◆ HOW TO COMPLETE THIS TASK ◆
Please restate each entry word for word.

BEGIN DATA EXCERPTS

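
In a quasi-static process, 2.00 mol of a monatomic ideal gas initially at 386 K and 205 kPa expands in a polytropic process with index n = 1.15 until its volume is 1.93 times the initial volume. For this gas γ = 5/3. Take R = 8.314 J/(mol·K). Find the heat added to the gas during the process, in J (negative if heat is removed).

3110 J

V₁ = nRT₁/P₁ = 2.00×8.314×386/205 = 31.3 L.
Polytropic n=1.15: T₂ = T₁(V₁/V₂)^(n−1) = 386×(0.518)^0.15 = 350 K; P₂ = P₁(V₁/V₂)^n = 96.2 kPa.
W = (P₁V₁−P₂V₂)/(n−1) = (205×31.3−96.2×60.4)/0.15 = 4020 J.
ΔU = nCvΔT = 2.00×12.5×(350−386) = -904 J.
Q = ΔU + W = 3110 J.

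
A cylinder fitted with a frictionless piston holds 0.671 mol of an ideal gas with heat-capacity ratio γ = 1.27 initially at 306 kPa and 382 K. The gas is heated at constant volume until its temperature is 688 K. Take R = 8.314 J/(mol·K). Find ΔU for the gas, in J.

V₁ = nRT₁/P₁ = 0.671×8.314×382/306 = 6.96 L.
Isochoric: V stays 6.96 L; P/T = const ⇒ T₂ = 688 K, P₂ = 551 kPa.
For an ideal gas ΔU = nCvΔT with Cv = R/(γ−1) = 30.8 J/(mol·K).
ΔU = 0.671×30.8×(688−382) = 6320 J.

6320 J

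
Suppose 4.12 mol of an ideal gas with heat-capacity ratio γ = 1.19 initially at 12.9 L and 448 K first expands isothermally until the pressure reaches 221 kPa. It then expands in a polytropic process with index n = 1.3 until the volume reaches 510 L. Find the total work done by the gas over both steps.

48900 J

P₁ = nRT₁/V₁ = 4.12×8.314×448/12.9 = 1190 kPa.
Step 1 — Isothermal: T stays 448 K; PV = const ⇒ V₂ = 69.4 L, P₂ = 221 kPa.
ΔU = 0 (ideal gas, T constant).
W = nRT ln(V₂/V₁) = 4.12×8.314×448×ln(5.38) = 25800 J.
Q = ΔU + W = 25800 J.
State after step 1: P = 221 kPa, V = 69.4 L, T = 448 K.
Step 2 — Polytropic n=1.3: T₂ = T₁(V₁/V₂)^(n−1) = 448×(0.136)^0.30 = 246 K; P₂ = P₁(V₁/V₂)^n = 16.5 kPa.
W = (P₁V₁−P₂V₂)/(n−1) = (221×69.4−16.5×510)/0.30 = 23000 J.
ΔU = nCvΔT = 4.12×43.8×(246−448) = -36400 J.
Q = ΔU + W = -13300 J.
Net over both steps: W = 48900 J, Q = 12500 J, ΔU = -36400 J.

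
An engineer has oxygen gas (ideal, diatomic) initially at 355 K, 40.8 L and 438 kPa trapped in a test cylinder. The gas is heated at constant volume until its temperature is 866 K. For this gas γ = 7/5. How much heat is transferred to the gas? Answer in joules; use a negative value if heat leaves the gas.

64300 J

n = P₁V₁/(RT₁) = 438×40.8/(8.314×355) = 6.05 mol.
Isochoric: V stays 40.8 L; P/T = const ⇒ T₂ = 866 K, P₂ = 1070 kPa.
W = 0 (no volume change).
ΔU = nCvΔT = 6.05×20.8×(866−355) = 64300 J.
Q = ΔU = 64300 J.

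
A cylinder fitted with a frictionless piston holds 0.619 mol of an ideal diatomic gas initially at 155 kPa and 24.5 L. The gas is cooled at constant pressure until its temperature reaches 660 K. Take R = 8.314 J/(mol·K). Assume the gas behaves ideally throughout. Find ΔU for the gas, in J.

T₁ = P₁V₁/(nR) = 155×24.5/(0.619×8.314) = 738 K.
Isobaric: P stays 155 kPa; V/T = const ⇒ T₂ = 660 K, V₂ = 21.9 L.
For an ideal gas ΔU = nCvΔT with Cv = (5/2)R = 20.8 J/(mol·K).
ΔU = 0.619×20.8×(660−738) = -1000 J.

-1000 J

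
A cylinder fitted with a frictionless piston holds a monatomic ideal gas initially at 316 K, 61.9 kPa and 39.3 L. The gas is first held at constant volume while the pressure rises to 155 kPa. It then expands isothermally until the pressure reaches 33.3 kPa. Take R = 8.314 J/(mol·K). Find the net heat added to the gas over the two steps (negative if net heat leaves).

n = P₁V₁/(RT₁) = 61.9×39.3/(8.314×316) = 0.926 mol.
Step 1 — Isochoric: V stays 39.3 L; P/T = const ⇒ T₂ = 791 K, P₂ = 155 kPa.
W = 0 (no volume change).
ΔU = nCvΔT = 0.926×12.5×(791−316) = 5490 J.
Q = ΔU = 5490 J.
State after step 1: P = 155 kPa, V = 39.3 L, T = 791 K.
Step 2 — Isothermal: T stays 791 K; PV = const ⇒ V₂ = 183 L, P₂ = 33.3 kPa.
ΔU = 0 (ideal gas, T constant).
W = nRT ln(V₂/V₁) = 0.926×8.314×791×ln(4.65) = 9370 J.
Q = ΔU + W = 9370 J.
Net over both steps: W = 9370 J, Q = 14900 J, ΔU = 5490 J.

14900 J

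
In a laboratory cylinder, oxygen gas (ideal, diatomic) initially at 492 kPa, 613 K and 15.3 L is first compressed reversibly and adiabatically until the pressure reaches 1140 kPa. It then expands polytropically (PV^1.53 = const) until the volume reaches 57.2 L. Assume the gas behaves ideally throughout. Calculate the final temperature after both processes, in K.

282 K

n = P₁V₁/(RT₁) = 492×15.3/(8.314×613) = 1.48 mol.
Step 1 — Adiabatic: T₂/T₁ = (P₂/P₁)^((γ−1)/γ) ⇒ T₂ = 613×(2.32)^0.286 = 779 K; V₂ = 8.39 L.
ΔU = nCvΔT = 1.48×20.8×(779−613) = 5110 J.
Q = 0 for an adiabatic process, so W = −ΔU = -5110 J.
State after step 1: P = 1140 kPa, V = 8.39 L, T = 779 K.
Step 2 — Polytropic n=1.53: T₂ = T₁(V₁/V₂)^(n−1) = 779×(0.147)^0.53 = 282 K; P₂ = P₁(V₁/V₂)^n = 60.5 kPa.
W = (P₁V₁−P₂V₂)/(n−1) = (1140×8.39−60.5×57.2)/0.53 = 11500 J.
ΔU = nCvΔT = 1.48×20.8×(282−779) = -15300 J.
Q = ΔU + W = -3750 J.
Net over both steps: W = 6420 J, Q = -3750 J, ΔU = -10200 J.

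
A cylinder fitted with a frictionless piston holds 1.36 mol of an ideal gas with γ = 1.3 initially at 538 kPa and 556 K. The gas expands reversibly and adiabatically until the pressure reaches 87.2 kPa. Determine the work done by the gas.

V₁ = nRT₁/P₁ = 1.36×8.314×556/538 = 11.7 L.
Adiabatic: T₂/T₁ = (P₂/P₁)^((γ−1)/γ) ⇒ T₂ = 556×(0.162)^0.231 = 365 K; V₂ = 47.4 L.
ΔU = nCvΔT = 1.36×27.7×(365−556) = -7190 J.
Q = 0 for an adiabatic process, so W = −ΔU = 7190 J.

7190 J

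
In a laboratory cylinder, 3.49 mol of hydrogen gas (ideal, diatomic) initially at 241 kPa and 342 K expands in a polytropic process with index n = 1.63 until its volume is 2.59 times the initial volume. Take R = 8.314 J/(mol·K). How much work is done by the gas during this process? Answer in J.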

END DATA EXCERPTS

◆ TASK RESULT ◆
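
In a quasi-static process, 2.00 mol of a monatomic ideal gas initially at 386 K and 205 kPa expands in a polytropic process with index n = 1.15 until its volume is 1.93 times the initial volume. For this gas γ = 5/3. Take R = 8.314 J/(mol·K). Find the heat added to the gas during the process, in J (negative if heat is removed).

3110 J

V₁ = nRT₁/P₁ = 2.00×8.314×386/205 = 31.3 L.
Polytropic n=1.15: T₂ = T₁(V₁/V₂)^(n−1) = 386×(0.518)^0.15 = 350 K; P₂ = P₁(V₁/V₂)^n = 96.2 kPa.
W = (P₁V₁−P₂V₂)/(n−1) = (205×31.3−96.2×60.4)/0.15 = 4020 J.
ΔU = nCvΔT = 2.00×12.5×(350−386) = -904 J.
Q = ΔU + W = 3110 J.

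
A cylinder fitted with a frictionless piston holds 0.671 mol of an ideal gas with heat-capacity ratio γ = 1.27 initially at 306 kPa and 382 K. The gas is heated at constant volume until its temperature is 688 K. Take R = 8.314 J/(mol·K). Find ΔU for the gas, in J.

V₁ = nRT₁/P₁ = 0.671×8.314×382/306 = 6.96 L.
Isochoric: V stays 6.96 L; P/T = const ⇒ T₂ = 688 K, P₂ = 551 kPa.
For an ideal gas ΔU = nCvΔT with Cv = R/(γ−1) = 30.8 J/(mol·K).
ΔU = 0.671×30.8×(688−382) = 6320 J.

6320 J

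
Suppose 4.12 mol of an ideal gas with heat-capacity ratio γ = 1.19 initially at 12.9 L and 448 K first expands isothermally until the pressure reaches 221 kPa. It then expands in a polytropic process with index n = 1.3 until the volume reaches 510 L. Find the total work done by the gas over both steps.

48900 J

P₁ = nRT₁/V₁ = 4.12×8.314×448/12.9 = 1190 kPa.
Step 1 — Isothermal: T stays 448 K; PV = const ⇒ V₂ = 69.4 L, P₂ = 221 kPa.
ΔU = 0 (ideal gas, T constant).
W = nRT ln(V₂/V₁) = 4.12×8.314×448×ln(5.38) = 25800 J.
Q = ΔU + W = 25800 J.
State after step 1: P = 221 kPa, V = 69.4 L, T = 448 K.
Step 2 — Polytropic n=1.3: T₂ = T₁(V₁/V₂)^(n−1) = 448×(0.136)^0.30 = 246 K; P₂ = P₁(V₁/V₂)^n = 16.5 kPa.
W = (P₁V₁−P₂V₂)/(n−1) = (221×69.4−16.5×510)/0.30 = 23000 J.
ΔU = nCvΔT = 4.12×43.8×(246−448) = -36400 J.
Q = ΔU + W = -13300 J.
Net over both steps: W = 48900 J, Q = 12500 J, ΔU = -36400 J.

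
An engineer has oxygen gas (ideal, diatomic) initially at 355 K, 40.8 L and 438 kPa trapped in a test cylinder. The gas is heated at constant volume until its temperature is 866 K. For this gas γ = 7/5. How much heat is transferred to the gas? Answer in joules; use a negative value if heat leaves the gas.

64300 J

n = P₁V₁/(RT₁) = 438×40.8/(8.314×355) = 6.05 mol.
Isochoric: V stays 40.8 L; P/T = const ⇒ T₂ = 866 K, P₂ = 1070 kPa.
W = 0 (no volume change).
ΔU = nCvΔT = 6.05×20.8×(866−355) = 64300 J.
Q = ΔU = 64300 J.

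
A cylinder fitted with a frictionless piston holds 0.619 mol of an ideal diatomic gas initially at 155 kPa and 24.5 L. The gas is cooled at constant pressure until its temperature reaches 660 K. Take R = 8.314 J/(mol·K). Assume the gas behaves ideally throughout. Find ΔU for the gas, in J.

T₁ = P₁V₁/(nR) = 155×24.5/(0.619×8.314) = 738 K.
Isobaric: P stays 155 kPa; V/T = const ⇒ T₂ = 660 K, V₂ = 21.9 L.
For an ideal gas ΔU = nCvΔT with Cv = (5/2)R = 20.8 J/(mol·K).
ΔU = 0.619×20.8×(660−738) = -1000 J.

-1000 J

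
A cylinder fitted with a frictionless piston holds a monatomic ideal gas initially at 316 K, 61.9 kPa and 39.3 L. The gas is first held at constant volume while the pressure rises to 155 kPa. It then expands isothermally until the pressure reaches 33.3 kPa. Take R = 8.314 J/(mol·K). Find the net heat added to the gas over the two steps (negative if net heat leaves).

n = P₁V₁/(RT₁) = 61.9×39.3/(8.314×316) = 0.926 mol.
Step 1 — Isochoric: V stays 39.3 L; P/T = const ⇒ T₂ = 791 K, P₂ = 155 kPa.
W = 0 (no volume change).
ΔU = nCvΔT = 0.926×12.5×(791−316) = 5490 J.
Q = ΔU = 5490 J.
State after step 1: P = 155 kPa, V = 39.3 L, T = 791 K.
Step 2 — Isothermal: T stays 791 K; PV = const ⇒ V₂ = 183 L, P₂ = 33.3 kPa.
ΔU = 0 (ideal gas, T constant).
W = nRT ln(V₂/V₁) = 0.926×8.314×791×ln(4.65) = 9370 J.
Q = ΔU + W = 9370 J.
Net over both steps: W = 9370 J, Q = 14900 J, ΔU = 5490 J.

14900 J

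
In a laboratory cylinder, oxygen gas (ideal, diatomic) initially at 492 kPa, 613 K and 15.3 L is first compressed reversibly and adiabatically until the pressure reaches 1140 kPa. It then expands polytropically (PV^1.53 = const) until the volume reaches 57.2 L. Assume the gas behaves ideally throughout. Calculate the final temperature after both processes, in K.

282 K

n = P₁V₁/(RT₁) = 492×15.3/(8.314×613) = 1.48 mol.
Step 1 — Adiabatic: T₂/T₁ = (P₂/P₁)^((γ−1)/γ) ⇒ T₂ = 613×(2.32)^0.286 = 779 K; V₂ = 8.39 L.
ΔU = nCvΔT = 1.48×20.8×(779−613) = 5110 J.
Q = 0 for an adiabatic process, so W = −ΔU = -5110 J.
State after step 1: P = 1140 kPa, V = 8.39 L, T = 779 K.
Step 2 — Polytropic n=1.53: T₂ = T₁(V₁/V₂)^(n−1) = 779×(0.147)^0.53 = 282 K; P₂ = P₁(V₁/V₂)^n = 60.5 kPa.
W = (P₁V₁−P₂V₂)/(n−1) = (1140×8.39−60.5×57.2)/0.53 = 11500 J.
ΔU = nCvΔT = 1.48×20.8×(282−779) = -15300 J.
Q = ΔU + W = -3750 J.
Net over both steps: W = 6420 J, Q = -3750 J, ΔU = -10200 J.

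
A cylinder fitted with a frictionless piston holds 1.36 mol of an ideal gas with γ = 1.3 initially at 538 kPa and 556 K. The gas expands reversibly and adiabatically until the pressure reaches 87.2 kPa. Determine the work done by the gas.

V₁ = nRT₁/P₁ = 1.36×8.314×556/538 = 11.7 L.
Adiabatic: T₂/T₁ = (P₂/P₁)^((γ−1)/γ) ⇒ T₂ = 556×(0.162)^0.231 = 365 K; V₂ = 47.4 L.
ΔU = nCvΔT = 1.36×27.7×(365−556) = -7190 J.
Q = 0 for an adiabatic process, so W = −ΔU = 7190 J.

7190 J

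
In a laboratory cylinder, 3.49 mol of hydrogen gas (ideal, diatomic) initially at 241 kPa and 342 K expands in a polytropic process with index n = 1.63 until its volume is 2.59 times the initial volume. Take R = 8.314 J/(mol·K). How much work is done by the gas during this process? Answer in J.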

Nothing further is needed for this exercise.